(Records excerpted from a collection)
● ● ● ● ● ● ●

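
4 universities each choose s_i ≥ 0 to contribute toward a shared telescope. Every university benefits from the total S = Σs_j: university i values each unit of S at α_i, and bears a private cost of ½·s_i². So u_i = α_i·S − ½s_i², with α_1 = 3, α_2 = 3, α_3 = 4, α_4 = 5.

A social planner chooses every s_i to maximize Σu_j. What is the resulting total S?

Planner FOC: ∂(Σu_j)/∂s_i = (Σα_j) − s_i = 0, so s_i^SO = Σα_j = 15 for every i; S^SO = 60.

60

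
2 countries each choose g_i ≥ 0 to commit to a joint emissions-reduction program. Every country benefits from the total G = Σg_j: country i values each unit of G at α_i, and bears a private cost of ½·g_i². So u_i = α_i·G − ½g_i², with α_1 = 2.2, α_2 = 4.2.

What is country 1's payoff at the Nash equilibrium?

11.66

Country i's FOC: ∂u_i/∂g_i = α_i − g_i = 0, so g_i* = α_i.
NE contributions = (2.2, 4.2); G = 6.4.
u_1 = α_1·G − ½·(g_1)² = 2.2·6.4 − ½·2.2² = 11.66.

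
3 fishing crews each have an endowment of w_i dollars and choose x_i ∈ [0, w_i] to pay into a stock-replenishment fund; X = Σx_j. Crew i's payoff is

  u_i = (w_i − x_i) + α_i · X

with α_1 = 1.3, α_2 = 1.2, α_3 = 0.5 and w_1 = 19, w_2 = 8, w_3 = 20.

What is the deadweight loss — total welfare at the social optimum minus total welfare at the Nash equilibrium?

40

∂u_i/∂x_i = α_i − 1, so crew i contributes w_i if α_i > 1, else 0.
α_i > 1 for i ∈ {1, 2}; NE contributions (19, 8, 0), X = 27.
W^NE = Σw_i − X^NE + (Σα_i)·X^NE = 47 + 2·27 = 101.
Planner: ∂(Σu_j)/∂x_i = Σα_j − 1 = 2 > 0, so everyone contributes w_i; X^SO = 47, W^SO = 47 + 2·47 = 141.
Deadweight loss = 40.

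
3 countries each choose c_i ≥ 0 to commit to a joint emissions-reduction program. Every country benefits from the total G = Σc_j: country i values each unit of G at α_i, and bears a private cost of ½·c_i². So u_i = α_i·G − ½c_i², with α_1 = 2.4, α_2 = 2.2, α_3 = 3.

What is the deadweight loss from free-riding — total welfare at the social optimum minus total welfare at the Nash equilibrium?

Country i's FOC: ∂u_i/∂c_i = α_i − c_i = 0, so c_i* = α_i.
NE contributions = (2.4, 2.2, 3); G = 7.6.
W^NE = (Σα)·G − ½Σα_i² = 7.6² − ½·19.6 = 47.96.
Planner sets c_i = Σα_j = 7.6 for every i, so G^SO = 3·7.6 = 22.8.
W^SO = (Σα)·G^SO − ½·3·(Σα)² = (3/2)·7.6² = 86.64.
Deadweight loss = W^SO − W^NE = 38.68.

38.68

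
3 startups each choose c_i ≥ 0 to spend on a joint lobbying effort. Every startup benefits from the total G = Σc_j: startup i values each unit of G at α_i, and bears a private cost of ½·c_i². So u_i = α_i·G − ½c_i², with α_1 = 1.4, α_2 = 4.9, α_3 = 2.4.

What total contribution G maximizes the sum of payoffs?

Planner FOC: ∂(Σu_j)/∂c_i = (Σα_j) − c_i = 0, so c_i^SO = Σα_j = 8.7 for every i; G^SO = 26.1.

26.1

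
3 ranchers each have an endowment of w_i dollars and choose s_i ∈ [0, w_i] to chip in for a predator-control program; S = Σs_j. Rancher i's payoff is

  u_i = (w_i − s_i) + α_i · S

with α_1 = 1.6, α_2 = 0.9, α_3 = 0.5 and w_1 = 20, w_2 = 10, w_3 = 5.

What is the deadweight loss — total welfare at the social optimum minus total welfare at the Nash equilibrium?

30

∂u_i/∂s_i = α_i − 1, so rancher i contributes w_i if α_i > 1, else 0.
α_i > 1 for i ∈ {1}; NE contributions (20, 0, 0), S = 20.
W^NE = Σw_i − S^NE + (Σα_i)·S^NE = 35 + 2·20 = 75.
Planner: ∂(Σu_j)/∂s_i = Σα_j − 1 = 2 > 0, so everyone contributes w_i; S^SO = 35, W^SO = 35 + 2·35 = 105.
Deadweight loss = 30.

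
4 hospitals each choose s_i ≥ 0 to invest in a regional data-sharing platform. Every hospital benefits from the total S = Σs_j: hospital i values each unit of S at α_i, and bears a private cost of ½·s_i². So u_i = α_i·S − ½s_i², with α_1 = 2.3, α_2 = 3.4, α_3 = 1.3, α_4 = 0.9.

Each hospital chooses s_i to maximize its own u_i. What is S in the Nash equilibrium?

7.9

Hospital i's FOC: ∂u_i/∂s_i = α_i − s_i = 0, so s_i* = α_i.
NE contributions = (2.3, 3.4, 1.3, 0.9); S = 7.9.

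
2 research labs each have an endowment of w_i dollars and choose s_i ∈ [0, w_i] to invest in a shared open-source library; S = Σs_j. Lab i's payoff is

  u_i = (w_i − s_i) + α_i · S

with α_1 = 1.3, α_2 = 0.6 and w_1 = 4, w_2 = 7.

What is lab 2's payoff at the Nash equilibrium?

∂u_i/∂s_i = α_i − 1, so lab i contributes w_i if α_i > 1, else 0.
α_i > 1 for i ∈ {1}; NE contributions (4, 0), S = 4.
u_2 = (7 − 0) + 0.6·4 = 9.4.

9.4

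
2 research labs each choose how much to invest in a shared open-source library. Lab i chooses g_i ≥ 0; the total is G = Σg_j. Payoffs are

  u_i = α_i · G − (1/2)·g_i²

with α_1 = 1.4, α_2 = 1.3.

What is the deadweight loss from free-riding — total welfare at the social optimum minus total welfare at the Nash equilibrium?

Lab i's FOC: ∂u_i/∂g_i = α_i − g_i = 0, so g_i* = α_i.
NE contributions = (1.4, 1.3); G = 2.7.
W^NE = (Σα)·G − ½Σα_i² = 2.7² − ½·3.65 = 5.465.
Planner sets g_i = Σα_j = 2.7 for every i, so G^SO = 2·2.7 = 5.4.
W^SO = (Σα)·G^SO − ½·2·(Σα)² = (2/2)·2.7² = 7.29.
Deadweight loss = W^SO − W^NE = 1.825.

1.825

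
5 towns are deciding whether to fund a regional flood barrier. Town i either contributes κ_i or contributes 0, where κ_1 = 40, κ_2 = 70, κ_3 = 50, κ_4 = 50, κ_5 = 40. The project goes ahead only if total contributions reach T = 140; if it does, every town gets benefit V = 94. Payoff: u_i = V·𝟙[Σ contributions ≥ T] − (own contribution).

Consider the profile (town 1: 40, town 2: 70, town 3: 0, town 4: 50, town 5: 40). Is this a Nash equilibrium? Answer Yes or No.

No

Total = 200 ≥ 140: provided.
Town 1 (pledges 40, payoff 54): dropping to 0 → total 160, payoff 94. Profitable deviation.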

● ● ● ● ● ● ●

After locating the line with "with α_1 = 1.3, α_2 = 0.6" in the records above, please set down that line and all later ones exactly, and no other line.

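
with α_1 = 1.3, α_2 = 0.6 and w_1 = 4, w_2 = 7.

What is lab 2's payoff at the Nash equilibrium?

∂u_i/∂s_i = α_i − 1, so lab i contributes w_i if α_i > 1, else 0.
α_i > 1 for i ∈ {1}; NE contributions (4, 0), S = 4.
u_2 = (7 − 0) + 0.6·4 = 9.4.

9.4

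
2 research labs each choose how much to invest in a shared open-source library. Lab i chooses g_i ≥ 0; the total is G = Σg_j. Payoffs are

  u_i = α_i · G − (1/2)·g_i²

with α_1 = 1.4, α_2 = 1.3.

What is the deadweight loss from free-riding — total welfare at the social optimum minus total welfare at the Nash equilibrium?

Lab i's FOC: ∂u_i/∂g_i = α_i − g_i = 0, so g_i* = α_i.
NE contributions = (1.4, 1.3); G = 2.7.
W^NE = (Σα)·G − ½Σα_i² = 2.7² − ½·3.65 = 5.465.
Planner sets g_i = Σα_j = 2.7 for every i, so G^SO = 2·2.7 = 5.4.
W^SO = (Σα)·G^SO − ½·2·(Σα)² = (2/2)·2.7² = 7.29.
Deadweight loss = W^SO − W^NE = 1.825.

1.825

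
5 towns are deciding whether to fund a regional flood barrier. Town i either contributes κ_i or contributes 0, where κ_1 = 40, κ_2 = 70, κ_3 = 50, κ_4 = 50, κ_5 = 40. The project goes ahead only if total contributions reach T = 140; if it does, every town gets benefit V = 94. Payoff: u_i = V·𝟙[Σ contributions ≥ T] − (own contribution).

Consider the profile (town 1: 40, town 2: 70, town 3: 0, town 4: 50, town 5: 40). Is this a Nash equilibrium? Answer Yes or No.

No

Total = 200 ≥ 140: provided.
Town 1 (pledges 40, payoff 54): dropping to 0 → total 160, payoff 94. Profitable deviation.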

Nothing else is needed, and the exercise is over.